*Problem description:*
Copying exactly, give the lines in the material below from the one with "While constructing an" to the one with "Count the roots of θ^4 + θ^3 + θ in ℤ_2.", ends included, and nothing besides.

*Given records:*
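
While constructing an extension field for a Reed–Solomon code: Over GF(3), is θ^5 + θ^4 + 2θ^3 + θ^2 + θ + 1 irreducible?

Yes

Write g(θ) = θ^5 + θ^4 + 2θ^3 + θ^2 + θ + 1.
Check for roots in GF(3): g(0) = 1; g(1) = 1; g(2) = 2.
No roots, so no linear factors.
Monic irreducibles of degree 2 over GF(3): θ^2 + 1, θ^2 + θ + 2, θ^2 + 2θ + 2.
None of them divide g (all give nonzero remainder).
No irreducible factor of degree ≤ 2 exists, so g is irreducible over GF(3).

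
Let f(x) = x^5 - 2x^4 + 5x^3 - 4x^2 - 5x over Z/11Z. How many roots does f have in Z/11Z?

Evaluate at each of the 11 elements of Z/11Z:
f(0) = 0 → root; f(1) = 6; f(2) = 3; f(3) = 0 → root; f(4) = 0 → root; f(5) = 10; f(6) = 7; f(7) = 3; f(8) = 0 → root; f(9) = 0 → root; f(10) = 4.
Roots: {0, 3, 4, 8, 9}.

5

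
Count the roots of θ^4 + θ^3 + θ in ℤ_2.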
==
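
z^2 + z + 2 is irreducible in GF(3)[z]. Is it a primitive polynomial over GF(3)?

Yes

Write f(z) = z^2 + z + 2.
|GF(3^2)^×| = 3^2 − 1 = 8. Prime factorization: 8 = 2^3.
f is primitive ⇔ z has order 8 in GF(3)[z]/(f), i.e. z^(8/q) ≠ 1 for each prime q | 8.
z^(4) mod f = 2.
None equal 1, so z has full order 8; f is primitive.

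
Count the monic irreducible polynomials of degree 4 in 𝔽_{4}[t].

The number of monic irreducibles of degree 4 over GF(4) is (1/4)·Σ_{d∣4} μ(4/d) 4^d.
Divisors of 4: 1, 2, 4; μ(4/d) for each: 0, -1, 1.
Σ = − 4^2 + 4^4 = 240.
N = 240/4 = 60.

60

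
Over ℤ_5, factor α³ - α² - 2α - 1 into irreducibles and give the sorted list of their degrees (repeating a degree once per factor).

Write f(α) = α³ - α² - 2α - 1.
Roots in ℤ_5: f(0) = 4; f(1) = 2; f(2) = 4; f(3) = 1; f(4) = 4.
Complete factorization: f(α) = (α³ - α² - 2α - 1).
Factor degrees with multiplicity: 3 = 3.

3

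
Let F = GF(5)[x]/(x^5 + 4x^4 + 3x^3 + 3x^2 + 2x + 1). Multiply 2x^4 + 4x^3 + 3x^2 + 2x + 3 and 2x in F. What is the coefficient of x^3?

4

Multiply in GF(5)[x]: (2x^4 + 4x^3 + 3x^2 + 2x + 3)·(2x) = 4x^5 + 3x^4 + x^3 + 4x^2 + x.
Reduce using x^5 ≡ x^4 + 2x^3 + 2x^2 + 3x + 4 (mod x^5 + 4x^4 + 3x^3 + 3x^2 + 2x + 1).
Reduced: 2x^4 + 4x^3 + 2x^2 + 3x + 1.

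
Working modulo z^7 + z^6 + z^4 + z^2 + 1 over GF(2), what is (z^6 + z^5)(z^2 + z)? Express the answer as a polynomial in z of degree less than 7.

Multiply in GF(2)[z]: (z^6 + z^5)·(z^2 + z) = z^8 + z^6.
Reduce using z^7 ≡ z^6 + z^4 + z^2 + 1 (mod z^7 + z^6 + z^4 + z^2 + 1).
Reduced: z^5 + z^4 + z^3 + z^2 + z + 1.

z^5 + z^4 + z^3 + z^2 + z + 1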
---
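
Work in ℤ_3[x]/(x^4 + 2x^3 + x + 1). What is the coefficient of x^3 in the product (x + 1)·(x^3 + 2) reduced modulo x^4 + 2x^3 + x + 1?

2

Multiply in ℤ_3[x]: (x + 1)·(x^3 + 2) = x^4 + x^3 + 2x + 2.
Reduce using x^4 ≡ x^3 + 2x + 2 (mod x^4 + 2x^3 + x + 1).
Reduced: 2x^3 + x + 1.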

*Written solution:*
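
While constructing an extension field for a Reed–Solomon code: Over GF(3), is θ^5 + θ^4 + 2θ^3 + θ^2 + θ + 1 irreducible?

Yes

Write g(θ) = θ^5 + θ^4 + 2θ^3 + θ^2 + θ + 1.
Check for roots in GF(3): g(0) = 1; g(1) = 1; g(2) = 2.
No roots, so no linear factors.
Monic irreducibles of degree 2 over GF(3): θ^2 + 1, θ^2 + θ + 2, θ^2 + 2θ + 2.
None of them divide g (all give nonzero remainder).
No irreducible factor of degree ≤ 2 exists, so g is irreducible over GF(3).

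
Let f(x) = x^5 - 2x^4 + 5x^3 - 4x^2 - 5x over Z/11Z. How many roots does f have in Z/11Z?

Evaluate at each of the 11 elements of Z/11Z:
f(0) = 0 → root; f(1) = 6; f(2) = 3; f(3) = 0 → root; f(4) = 0 → root; f(5) = 10; f(6) = 7; f(7) = 3; f(8) = 0 → root; f(9) = 0 → root; f(10) = 4.
Roots: {0, 3, 4, 8, 9}.

5

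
Count the roots of θ^4 + θ^3 + θ in ℤ_2.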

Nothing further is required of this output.